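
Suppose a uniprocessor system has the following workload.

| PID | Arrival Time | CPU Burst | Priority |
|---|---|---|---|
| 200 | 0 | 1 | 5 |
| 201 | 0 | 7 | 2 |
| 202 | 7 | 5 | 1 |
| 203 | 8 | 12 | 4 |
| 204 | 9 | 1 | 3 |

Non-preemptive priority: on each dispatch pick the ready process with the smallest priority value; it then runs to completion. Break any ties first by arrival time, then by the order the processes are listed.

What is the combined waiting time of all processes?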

...

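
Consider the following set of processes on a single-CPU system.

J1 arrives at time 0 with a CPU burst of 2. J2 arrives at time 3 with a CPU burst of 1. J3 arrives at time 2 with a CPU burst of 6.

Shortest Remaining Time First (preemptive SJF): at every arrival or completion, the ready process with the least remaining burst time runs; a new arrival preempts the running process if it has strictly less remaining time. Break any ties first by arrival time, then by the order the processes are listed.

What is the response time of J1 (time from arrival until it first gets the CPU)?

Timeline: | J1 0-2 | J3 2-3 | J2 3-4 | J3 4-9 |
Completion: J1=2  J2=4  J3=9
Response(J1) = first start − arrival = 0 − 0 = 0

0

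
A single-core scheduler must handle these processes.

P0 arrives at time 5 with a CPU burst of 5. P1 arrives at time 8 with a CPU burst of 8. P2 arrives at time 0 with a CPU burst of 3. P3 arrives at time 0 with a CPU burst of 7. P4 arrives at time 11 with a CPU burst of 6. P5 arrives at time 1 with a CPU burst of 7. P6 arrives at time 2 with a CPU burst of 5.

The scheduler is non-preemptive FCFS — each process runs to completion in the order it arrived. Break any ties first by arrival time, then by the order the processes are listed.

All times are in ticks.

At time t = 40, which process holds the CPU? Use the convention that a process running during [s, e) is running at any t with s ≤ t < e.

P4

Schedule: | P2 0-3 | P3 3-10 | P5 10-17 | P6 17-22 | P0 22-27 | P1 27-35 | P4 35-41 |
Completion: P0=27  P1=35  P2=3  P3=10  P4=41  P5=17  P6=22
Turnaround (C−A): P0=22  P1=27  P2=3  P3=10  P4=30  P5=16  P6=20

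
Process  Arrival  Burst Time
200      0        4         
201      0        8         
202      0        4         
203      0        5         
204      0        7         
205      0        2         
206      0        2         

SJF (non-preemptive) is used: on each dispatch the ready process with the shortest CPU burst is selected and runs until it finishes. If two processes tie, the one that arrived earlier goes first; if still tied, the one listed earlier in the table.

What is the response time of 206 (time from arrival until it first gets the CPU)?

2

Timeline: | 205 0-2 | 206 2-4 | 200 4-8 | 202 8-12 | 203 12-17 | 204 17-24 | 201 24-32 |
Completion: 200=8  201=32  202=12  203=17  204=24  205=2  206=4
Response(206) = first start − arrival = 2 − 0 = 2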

---

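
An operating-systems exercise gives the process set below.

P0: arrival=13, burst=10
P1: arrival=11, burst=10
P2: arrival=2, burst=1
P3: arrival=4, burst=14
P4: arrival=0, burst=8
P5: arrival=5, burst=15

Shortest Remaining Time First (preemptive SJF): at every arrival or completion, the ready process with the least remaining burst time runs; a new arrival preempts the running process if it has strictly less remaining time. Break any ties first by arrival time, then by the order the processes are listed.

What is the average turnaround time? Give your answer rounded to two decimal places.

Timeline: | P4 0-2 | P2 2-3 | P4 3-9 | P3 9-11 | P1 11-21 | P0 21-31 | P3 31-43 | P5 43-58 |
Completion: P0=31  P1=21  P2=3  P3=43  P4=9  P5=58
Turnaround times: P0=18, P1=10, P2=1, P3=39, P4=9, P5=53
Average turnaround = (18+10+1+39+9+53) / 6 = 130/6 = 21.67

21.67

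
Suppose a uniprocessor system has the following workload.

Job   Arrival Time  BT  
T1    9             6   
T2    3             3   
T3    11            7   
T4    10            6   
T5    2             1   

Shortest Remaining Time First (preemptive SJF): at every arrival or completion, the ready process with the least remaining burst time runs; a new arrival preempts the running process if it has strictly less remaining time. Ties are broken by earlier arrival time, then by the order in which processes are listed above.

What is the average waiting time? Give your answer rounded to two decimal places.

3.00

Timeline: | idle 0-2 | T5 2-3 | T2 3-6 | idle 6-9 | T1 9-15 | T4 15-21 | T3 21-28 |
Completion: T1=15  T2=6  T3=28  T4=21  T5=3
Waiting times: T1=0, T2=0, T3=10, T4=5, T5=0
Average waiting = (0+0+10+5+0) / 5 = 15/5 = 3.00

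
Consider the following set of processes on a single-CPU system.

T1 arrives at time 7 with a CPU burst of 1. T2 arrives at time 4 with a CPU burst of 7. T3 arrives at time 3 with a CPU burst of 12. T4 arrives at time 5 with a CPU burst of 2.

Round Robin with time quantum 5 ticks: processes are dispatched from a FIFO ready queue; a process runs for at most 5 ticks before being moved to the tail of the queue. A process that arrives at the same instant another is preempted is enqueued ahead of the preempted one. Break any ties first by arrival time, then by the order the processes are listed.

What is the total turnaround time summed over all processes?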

#### WHAT YOU WILL DO:
Restate word for word the lines in the material above from the one with "Non-preemptive priority: on" to the one with "What is the combined"; both of those lines count, and nothing else does.

#### WRITTEN ANSWER:
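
Non-preemptive priority: on each dispatch pick the ready process with the smallest priority value; it then runs to completion. Break any ties first by arrival time, then by the order the processes are listed.

What is the combined waiting time of all processes?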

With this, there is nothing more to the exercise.